> THE PROBLEM:
Only one stretch of the records below should be repeated. It starts with the line containing "M_SCAN --SIG_FAIL--> M_SCAN" and goes on through the line containing "M_SCAN --SIG_LOST--> M_SCAN", exactly as written.

━━ DATASET CONTENT

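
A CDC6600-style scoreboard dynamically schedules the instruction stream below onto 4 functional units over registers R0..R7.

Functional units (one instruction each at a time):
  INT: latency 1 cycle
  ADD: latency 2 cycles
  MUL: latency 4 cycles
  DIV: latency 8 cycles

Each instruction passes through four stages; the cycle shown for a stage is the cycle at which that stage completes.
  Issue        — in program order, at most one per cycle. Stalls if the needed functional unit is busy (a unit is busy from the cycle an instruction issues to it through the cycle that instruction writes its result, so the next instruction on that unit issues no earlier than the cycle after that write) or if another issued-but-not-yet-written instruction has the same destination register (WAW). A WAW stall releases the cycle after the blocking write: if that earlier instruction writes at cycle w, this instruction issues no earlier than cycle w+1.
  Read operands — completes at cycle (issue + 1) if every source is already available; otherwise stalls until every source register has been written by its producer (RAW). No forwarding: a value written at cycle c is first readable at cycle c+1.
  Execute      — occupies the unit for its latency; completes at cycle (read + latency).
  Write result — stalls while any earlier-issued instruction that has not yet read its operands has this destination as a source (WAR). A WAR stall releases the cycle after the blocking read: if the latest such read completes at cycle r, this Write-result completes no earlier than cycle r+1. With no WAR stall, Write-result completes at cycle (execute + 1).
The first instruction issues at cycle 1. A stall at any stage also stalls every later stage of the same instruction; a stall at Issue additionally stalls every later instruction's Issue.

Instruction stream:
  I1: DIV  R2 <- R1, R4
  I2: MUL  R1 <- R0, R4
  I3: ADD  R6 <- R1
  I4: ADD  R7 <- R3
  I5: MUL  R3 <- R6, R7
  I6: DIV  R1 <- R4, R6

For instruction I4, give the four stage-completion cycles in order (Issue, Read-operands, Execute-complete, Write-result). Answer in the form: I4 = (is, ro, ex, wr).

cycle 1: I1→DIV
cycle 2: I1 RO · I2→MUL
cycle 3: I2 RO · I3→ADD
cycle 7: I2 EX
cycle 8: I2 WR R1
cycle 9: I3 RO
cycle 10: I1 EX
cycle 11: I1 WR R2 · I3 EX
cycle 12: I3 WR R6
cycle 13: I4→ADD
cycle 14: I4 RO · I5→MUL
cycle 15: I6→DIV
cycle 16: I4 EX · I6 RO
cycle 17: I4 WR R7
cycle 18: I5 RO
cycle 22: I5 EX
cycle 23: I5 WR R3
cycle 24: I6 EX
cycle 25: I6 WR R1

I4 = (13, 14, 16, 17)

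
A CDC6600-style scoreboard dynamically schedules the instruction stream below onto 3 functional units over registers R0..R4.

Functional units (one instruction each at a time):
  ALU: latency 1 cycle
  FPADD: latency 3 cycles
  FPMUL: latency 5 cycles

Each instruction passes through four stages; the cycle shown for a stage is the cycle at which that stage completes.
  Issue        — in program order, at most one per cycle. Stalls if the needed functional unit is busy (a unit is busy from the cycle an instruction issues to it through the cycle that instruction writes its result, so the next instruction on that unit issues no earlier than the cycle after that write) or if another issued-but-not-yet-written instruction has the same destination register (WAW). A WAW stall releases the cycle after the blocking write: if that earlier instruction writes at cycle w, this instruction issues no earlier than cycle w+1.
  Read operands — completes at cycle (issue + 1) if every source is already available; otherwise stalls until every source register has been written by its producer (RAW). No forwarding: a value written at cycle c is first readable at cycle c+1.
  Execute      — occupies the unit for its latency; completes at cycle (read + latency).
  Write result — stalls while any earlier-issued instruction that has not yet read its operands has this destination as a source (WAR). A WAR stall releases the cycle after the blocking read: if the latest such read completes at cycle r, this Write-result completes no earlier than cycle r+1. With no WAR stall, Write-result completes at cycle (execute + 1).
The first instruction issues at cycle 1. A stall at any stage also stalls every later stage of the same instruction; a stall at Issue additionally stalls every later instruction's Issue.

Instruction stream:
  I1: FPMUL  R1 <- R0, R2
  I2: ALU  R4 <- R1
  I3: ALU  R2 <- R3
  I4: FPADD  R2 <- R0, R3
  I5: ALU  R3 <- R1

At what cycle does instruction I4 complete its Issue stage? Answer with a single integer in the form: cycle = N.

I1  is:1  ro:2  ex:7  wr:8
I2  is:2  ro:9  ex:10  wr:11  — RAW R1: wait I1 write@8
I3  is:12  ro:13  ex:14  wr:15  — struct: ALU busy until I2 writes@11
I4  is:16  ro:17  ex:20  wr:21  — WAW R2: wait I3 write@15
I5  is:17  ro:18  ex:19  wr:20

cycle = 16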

━━━━
━━ DATASET CONTENT

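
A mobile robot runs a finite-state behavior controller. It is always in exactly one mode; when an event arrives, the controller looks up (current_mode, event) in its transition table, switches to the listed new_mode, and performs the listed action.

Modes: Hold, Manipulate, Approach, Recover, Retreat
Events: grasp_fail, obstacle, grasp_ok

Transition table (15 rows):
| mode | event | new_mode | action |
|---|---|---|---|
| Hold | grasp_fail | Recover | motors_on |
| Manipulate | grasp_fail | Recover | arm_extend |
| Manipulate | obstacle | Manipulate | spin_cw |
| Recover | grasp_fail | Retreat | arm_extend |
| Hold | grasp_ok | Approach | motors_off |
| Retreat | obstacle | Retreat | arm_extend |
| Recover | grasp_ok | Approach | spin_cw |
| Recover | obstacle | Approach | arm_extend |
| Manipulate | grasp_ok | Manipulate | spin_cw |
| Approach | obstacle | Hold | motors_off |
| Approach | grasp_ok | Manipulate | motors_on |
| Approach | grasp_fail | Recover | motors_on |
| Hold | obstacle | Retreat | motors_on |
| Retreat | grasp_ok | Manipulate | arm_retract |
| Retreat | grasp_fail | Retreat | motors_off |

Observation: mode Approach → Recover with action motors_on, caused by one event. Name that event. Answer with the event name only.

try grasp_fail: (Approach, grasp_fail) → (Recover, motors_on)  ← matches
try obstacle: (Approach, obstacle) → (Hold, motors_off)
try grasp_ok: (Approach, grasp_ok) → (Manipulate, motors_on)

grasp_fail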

━━━━
━━ DATASET CONTENT

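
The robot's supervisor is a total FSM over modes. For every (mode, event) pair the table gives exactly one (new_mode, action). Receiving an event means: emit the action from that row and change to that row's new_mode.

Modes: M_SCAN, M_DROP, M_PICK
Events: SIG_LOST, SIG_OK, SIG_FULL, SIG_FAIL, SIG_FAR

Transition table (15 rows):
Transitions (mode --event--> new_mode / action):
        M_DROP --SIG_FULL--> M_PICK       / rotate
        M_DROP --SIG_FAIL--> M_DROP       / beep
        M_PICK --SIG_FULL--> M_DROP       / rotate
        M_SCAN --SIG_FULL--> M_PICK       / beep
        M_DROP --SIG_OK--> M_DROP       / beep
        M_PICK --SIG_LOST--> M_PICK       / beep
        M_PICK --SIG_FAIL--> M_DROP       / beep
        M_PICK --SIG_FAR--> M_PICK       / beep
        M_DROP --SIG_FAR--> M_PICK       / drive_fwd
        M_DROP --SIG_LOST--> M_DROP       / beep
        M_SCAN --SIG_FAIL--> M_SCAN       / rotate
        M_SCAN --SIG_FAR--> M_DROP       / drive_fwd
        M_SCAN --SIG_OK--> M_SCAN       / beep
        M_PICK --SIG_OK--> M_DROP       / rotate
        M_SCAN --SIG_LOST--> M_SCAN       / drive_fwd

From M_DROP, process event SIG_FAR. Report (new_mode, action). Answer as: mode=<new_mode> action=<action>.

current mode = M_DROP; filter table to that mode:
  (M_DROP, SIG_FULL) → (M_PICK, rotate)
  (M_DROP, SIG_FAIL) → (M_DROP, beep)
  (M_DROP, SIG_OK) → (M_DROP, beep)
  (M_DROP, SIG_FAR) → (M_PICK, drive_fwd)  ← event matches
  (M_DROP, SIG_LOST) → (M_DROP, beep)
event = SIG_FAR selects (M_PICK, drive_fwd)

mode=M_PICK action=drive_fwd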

━━━━

> WRITTEN RESPONSE:
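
        M_SCAN --SIG_FAIL--> M_SCAN       / rotate
        M_SCAN --SIG_FAR--> M_DROP       / drive_fwd
        M_SCAN --SIG_OK--> M_SCAN       / beep
        M_PICK --SIG_OK--> M_DROP       / rotate
        M_SCAN --SIG_LOST--> M_SCAN       / drive_fwd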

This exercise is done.